┏━━

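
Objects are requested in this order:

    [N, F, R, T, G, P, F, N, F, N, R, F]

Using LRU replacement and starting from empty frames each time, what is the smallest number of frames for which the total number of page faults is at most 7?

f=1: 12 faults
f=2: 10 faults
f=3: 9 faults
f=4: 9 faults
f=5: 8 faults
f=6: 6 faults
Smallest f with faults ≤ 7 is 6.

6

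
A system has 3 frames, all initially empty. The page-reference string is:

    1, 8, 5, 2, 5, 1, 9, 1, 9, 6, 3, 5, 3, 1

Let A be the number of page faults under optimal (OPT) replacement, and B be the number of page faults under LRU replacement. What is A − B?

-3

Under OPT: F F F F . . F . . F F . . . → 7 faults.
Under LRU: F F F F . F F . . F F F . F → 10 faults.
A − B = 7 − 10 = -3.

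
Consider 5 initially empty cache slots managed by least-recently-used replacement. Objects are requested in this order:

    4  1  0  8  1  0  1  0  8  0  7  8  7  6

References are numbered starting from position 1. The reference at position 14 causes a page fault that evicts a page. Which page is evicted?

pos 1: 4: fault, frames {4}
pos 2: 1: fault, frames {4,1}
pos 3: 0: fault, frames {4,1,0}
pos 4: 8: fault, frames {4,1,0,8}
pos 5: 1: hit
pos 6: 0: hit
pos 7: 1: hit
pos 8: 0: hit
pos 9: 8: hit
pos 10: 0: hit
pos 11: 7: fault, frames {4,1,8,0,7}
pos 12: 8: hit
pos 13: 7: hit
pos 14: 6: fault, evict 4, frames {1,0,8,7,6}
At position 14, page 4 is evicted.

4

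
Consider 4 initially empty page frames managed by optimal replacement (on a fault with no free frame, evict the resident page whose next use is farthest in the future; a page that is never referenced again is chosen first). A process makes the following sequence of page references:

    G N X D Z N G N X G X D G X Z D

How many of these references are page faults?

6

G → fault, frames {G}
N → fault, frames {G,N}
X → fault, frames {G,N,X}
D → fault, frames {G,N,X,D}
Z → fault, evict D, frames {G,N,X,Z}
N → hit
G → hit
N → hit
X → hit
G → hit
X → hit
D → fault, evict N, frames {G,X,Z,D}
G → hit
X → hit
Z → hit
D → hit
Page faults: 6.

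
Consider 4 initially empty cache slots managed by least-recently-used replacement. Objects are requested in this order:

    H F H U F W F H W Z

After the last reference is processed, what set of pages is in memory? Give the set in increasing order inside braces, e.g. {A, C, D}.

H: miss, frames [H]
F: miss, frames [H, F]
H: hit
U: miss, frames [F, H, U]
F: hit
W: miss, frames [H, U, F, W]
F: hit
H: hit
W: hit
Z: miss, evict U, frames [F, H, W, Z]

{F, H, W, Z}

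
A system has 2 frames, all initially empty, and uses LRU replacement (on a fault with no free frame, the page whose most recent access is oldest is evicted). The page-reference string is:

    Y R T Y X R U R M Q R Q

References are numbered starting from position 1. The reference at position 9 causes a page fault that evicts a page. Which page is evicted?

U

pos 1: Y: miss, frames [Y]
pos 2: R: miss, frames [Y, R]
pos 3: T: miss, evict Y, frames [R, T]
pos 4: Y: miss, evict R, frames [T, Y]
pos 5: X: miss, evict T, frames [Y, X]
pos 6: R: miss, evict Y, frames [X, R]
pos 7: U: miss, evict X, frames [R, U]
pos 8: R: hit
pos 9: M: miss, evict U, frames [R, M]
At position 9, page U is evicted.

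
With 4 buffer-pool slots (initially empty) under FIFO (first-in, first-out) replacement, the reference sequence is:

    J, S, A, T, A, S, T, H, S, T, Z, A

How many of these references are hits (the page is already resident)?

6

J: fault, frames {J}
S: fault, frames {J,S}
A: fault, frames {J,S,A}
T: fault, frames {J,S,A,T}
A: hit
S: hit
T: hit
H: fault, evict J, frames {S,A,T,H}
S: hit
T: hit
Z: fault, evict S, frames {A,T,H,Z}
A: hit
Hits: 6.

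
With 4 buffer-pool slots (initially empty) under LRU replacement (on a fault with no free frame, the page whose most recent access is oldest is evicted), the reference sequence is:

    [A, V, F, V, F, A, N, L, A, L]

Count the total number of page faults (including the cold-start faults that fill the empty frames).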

┗━━
┏━━

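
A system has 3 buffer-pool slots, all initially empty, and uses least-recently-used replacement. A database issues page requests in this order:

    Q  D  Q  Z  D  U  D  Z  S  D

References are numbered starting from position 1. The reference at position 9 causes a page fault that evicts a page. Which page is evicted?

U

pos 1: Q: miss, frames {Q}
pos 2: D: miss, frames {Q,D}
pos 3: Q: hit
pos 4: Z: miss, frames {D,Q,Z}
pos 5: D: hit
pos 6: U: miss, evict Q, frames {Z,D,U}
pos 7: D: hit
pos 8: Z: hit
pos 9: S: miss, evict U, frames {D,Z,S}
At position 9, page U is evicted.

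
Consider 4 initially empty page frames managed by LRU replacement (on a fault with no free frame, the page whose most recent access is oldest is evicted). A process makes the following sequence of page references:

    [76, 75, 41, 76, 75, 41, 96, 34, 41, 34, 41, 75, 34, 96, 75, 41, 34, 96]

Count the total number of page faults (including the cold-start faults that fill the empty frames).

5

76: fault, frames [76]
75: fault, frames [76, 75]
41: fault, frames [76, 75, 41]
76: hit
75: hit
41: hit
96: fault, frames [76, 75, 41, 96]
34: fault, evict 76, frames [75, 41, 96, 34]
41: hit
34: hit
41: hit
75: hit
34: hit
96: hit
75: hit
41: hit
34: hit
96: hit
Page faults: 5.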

┗━━

Copy out each line of the material that holds the word "string".

Completed exercise
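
A system has 3 frames, all initially empty. The page-reference string is:
A system has 2 frames, all initially empty, and uses LRU replacement (on a fault with no free frame, the page whose most recent access is oldest is evicted). The page-reference string is: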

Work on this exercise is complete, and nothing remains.